**REQUIRED ACTION:**
Start to finish, repeat the records exactly.

──────── RECORDS SHOWN

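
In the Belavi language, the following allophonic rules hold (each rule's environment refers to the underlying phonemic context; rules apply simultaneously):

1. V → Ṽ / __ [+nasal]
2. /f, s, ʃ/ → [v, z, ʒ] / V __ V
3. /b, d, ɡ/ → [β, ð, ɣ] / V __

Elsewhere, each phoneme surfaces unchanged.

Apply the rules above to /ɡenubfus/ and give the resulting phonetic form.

[ɡẽnuβfus]

/ɡ/ (word-initial) is in the target of rule 3 but the environment (immediately after a vowel) is not met → [ɡ].
/e/ (between /ɡ/ and /n/): before a nasal consonant, so rule 1 applies → [ẽ].
/n/ (between /e/ and /u/): no rule targets it → [n].
/u/ (between /n/ and /b/): rule 1 targets it, but not before a nasal consonant → unchanged [u].
/b/ meets the environment for rule 3 (immediately after a vowel) → [β].
/f/ (between /b/ and /u/) is in the target of rule 2 but the environment (between two vowels) is not met → [f].
/u/ (between /f/ and /s/): rule 1 targets it, but not before a nasal consonant → unchanged [u].
/s/ — word-final; rule 2 does not apply here → [s].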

────────────────

**RESPONSE BELOW:**
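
In the Belavi language, the following allophonic rules hold (each rule's environment refers to the underlying phonemic context; rules apply simultaneously):

1. V → Ṽ / __ [+nasal]
2. /f, s, ʃ/ → [v, z, ʒ] / V __ V
3. /b, d, ɡ/ → [β, ð, ɣ] / V __

Elsewhere, each phoneme surfaces unchanged.

Apply the rules above to /ɡenubfus/ and give the resulting phonetic form.

[ɡẽnuβfus]

/ɡ/ (word-initial) is in the target of rule 3 but the environment (immediately after a vowel) is not met → [ɡ].
/e/ (between /ɡ/ and /n/): before a nasal consonant, so rule 1 applies → [ẽ].
/n/ (between /e/ and /u/): no rule targets it → [n].
/u/ (between /n/ and /b/): rule 1 targets it, but not before a nasal consonant → unchanged [u].
/b/ meets the environment for rule 3 (immediately after a vowel) → [β].
/f/ (between /b/ and /u/) is in the target of rule 2 but the environment (between two vowels) is not met → [f].
/u/ (between /f/ and /s/): rule 1 targets it, but not before a nasal consonant → unchanged [u].
/s/ — word-final; rule 2 does not apply here → [s].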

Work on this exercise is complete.